- What you have to do
Return all of the entries exactly as written.

- The data
----

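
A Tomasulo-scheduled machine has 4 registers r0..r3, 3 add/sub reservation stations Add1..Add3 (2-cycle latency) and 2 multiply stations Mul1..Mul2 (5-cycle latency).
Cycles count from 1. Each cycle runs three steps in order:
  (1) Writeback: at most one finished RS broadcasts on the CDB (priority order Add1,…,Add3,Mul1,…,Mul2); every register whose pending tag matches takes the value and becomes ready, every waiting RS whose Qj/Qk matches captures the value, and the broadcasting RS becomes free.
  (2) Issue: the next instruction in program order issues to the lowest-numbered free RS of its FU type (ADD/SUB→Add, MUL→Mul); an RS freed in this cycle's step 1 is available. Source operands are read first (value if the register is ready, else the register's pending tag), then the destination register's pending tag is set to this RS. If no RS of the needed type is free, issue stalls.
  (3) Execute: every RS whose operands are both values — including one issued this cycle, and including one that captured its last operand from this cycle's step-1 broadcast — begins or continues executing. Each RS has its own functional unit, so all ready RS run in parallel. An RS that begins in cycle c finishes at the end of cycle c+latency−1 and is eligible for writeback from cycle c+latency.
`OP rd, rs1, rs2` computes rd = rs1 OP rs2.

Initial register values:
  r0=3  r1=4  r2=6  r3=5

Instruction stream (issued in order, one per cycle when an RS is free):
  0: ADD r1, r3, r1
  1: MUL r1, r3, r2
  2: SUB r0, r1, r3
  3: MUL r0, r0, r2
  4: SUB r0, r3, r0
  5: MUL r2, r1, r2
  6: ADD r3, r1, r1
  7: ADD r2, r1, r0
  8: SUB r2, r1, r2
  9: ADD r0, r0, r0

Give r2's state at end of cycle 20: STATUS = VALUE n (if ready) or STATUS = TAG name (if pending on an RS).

STATUS = VALUE 145

cycle 1: issue ADD r1<-Add1 // r0:3,r1:Add1,r2:6,r3:5
cycle 2: issue MUL r1<-Mul1 // r0:3,r1:Mul1,r2:6,r3:5
cycle 3: CDB Add1=9; issue SUB r0<-Add1 // r0:Add1,r1:Mul1,r2:6,r3:5
cycle 4: issue MUL r0<-Mul2 // r0:Mul2,r1:Mul1,r2:6,r3:5
cycle 5: issue SUB r0<-Add2 // r0:Add2,r1:Mul1,r2:6,r3:5
cycle 6: stall // r0:Add2,r1:Mul1,r2:6,r3:5
cycle 7: CDB Mul1=30; issue MUL r2<-Mul1 // r0:Add2,r1:30,r2:Mul1,r3:5
cycle 8: issue ADD r3<-Add3 // r0:Add2,r1:30,r2:Mul1,r3:Add3
cycle 9: CDB Add1=25; issue ADD r2<-Add1 // r0:Add2,r1:30,r2:Add1,r3:Add3
cycle 10: CDB Add3=60; issue SUB r2<-Add3 // r0:Add2,r1:30,r2:Add3,r3:60
cycle 11: stall // r0:Add2,r1:30,r2:Add3,r3:60
cycle 12: CDB Mul1=180; stall // r0:Add2,r1:30,r2:Add3,r3:60
cycle 13: stall // r0:Add2,r1:30,r2:Add3,r3:60
cycle 14: CDB Mul2=150; stall // r0:Add2,r1:30,r2:Add3,r3:60
cycle 15: stall // r0:Add2,r1:30,r2:Add3,r3:60
cycle 16: CDB Add2=-145; issue ADD r0<-Add2 // r0:Add2,r1:30,r2:Add3,r3:60
cycle 17: - // r0:Add2,r1:30,r2:Add3,r3:60
cycle 18: CDB Add1=-115 // r0:Add2,r1:30,r2:Add3,r3:60
cycle 19: CDB Add2=-290 // r0:-290,r1:30,r2:Add3,r3:60
cycle 20: CDB Add3=145 // r0:-290,r1:30,r2:145,r3:60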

----

- Solved exercise
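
A Tomasulo-scheduled machine has 4 registers r0..r3, 3 add/sub reservation stations Add1..Add3 (2-cycle latency) and 2 multiply stations Mul1..Mul2 (5-cycle latency).
Cycles count from 1. Each cycle runs three steps in order:
  (1) Writeback: at most one finished RS broadcasts on the CDB (priority order Add1,…,Add3,Mul1,…,Mul2); every register whose pending tag matches takes the value and becomes ready, every waiting RS whose Qj/Qk matches captures the value, and the broadcasting RS becomes free.
  (2) Issue: the next instruction in program order issues to the lowest-numbered free RS of its FU type (ADD/SUB→Add, MUL→Mul); an RS freed in this cycle's step 1 is available. Source operands are read first (value if the register is ready, else the register's pending tag), then the destination register's pending tag is set to this RS. If no RS of the needed type is free, issue stalls.
  (3) Execute: every RS whose operands are both values — including one issued this cycle, and including one that captured its last operand from this cycle's step-1 broadcast — begins or continues executing. Each RS has its own functional unit, so all ready RS run in parallel. An RS that begins in cycle c finishes at the end of cycle c+latency−1 and is eligible for writeback from cycle c+latency.
`OP rd, rs1, rs2` computes rd = rs1 OP rs2.

Initial register values:
  r0=3  r1=4  r2=6  r3=5

Instruction stream (issued in order, one per cycle when an RS is free):
  0: ADD r1, r3, r1
  1: MUL r1, r3, r2
  2: SUB r0, r1, r3
  3: MUL r0, r0, r2
  4: SUB r0, r3, r0
  5: MUL r2, r1, r2
  6: ADD r3, r1, r1
  7: ADD r2, r1, r0
  8: SUB r2, r1, r2
  9: ADD r0, r0, r0

Give r2's state at end of cycle 20: STATUS = VALUE n (if ready) or STATUS = TAG name (if pending on an RS).

STATUS = VALUE 145

cycle 1: issue ADD r1<-Add1 // r0:3,r1:Add1,r2:6,r3:5
cycle 2: issue MUL r1<-Mul1 // r0:3,r1:Mul1,r2:6,r3:5
cycle 3: CDB Add1=9; issue SUB r0<-Add1 // r0:Add1,r1:Mul1,r2:6,r3:5
cycle 4: issue MUL r0<-Mul2 // r0:Mul2,r1:Mul1,r2:6,r3:5
cycle 5: issue SUB r0<-Add2 // r0:Add2,r1:Mul1,r2:6,r3:5
cycle 6: stall // r0:Add2,r1:Mul1,r2:6,r3:5
cycle 7: CDB Mul1=30; issue MUL r2<-Mul1 // r0:Add2,r1:30,r2:Mul1,r3:5
cycle 8: issue ADD r3<-Add3 // r0:Add2,r1:30,r2:Mul1,r3:Add3
cycle 9: CDB Add1=25; issue ADD r2<-Add1 // r0:Add2,r1:30,r2:Add1,r3:Add3
cycle 10: CDB Add3=60; issue SUB r2<-Add3 // r0:Add2,r1:30,r2:Add3,r3:60
cycle 11: stall // r0:Add2,r1:30,r2:Add3,r3:60
cycle 12: CDB Mul1=180; stall // r0:Add2,r1:30,r2:Add3,r3:60
cycle 13: stall // r0:Add2,r1:30,r2:Add3,r3:60
cycle 14: CDB Mul2=150; stall // r0:Add2,r1:30,r2:Add3,r3:60
cycle 15: stall // r0:Add2,r1:30,r2:Add3,r3:60
cycle 16: CDB Add2=-145; issue ADD r0<-Add2 // r0:Add2,r1:30,r2:Add3,r3:60
cycle 17: - // r0:Add2,r1:30,r2:Add3,r3:60
cycle 18: CDB Add1=-115 // r0:Add2,r1:30,r2:Add3,r3:60
cycle 19: CDB Add2=-290 // r0:-290,r1:30,r2:Add3,r3:60
cycle 20: CDB Add3=145 // r0:-290,r1:30,r2:145,r3:60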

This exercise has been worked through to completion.